Each line below must be printed exactly as it stands.
###
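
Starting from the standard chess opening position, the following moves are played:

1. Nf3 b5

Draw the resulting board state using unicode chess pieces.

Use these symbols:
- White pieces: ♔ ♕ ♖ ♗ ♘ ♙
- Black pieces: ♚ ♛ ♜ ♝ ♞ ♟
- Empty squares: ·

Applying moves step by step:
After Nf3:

♜ ♞ ♝ ♛ ♚ ♝ ♞ ♜
♟ ♟ ♟ ♟ ♟ ♟ ♟ ♟
· · · · · · · ·
· · · · · · · ·
· · · · · · · ·
· · · · · ♘ · ·
♙ ♙ ♙ ♙ ♙ ♙ ♙ ♙
♖ ♘ ♗ ♕ ♔ ♗ · ♖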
###
YOUR SOLUTION:
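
Starting from the standard chess opening position, the following moves are played:

1. Nf3 b5

Draw the resulting board state using unicode chess pieces.

Use these symbols:
- White pieces: ♔ ♕ ♖ ♗ ♘ ♙
- Black pieces: ♚ ♛ ♜ ♝ ♞ ♟
- Empty squares: ·

Applying moves step by step:
After Nf3:

♜ ♞ ♝ ♛ ♚ ♝ ♞ ♜
♟ ♟ ♟ ♟ ♟ ♟ ♟ ♟
· · · · · · · ·
· · · · · · · ·
· · · · · · · ·
· · · · · ♘ · ·
♙ ♙ ♙ ♙ ♙ ♙ ♙ ♙
♖ ♘ ♗ ♕ ♔ ♗ · ♖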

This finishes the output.